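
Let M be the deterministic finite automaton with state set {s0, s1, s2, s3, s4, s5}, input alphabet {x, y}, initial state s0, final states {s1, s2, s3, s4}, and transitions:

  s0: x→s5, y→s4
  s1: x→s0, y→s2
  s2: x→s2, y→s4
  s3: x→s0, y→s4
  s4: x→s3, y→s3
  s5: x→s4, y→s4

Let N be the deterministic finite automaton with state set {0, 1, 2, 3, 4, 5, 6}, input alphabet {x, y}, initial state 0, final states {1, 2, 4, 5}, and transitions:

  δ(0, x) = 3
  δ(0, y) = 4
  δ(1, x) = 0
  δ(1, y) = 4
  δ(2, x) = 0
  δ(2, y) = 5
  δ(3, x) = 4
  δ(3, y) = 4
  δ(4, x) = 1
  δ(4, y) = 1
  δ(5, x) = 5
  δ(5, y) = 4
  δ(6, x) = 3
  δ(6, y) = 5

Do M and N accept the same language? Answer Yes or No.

Yes

Exploring the product automaton M × N from the start pair (s0, 0), following both machines on each input symbol, reaches 4 state pairs: (s0, 0), (s5, 3), (s4, 4), (s3, 1).
M accepts in {s1, s2, s3, s4} and N accepts in {1, 2, 4, 5}. In every reachable pair the two components are either both accepting — (s4, 4), (s3, 1) — or both non-accepting, so no string is accepted by exactly one of the machines: L(M) \ L(N) and L(N) \ L(M) are both empty.
Hence every string is accepted by M iff it is accepted by N, and the two languages coincide.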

━━━━

Task to complete ->
Return the entries exactly through the "s4: x→s3, y→s3" line.

Your response ->
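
Let M be the deterministic finite automaton with state set {s0, s1, s2, s3, s4, s5}, input alphabet {x, y}, initial state s0, final states {s1, s2, s3, s4}, and transitions:

  s0: x→s5, y→s4
  s1: x→s0, y→s2
  s2: x→s2, y→s4
  s3: x→s0, y→s4
  s4: x→s3, y→s3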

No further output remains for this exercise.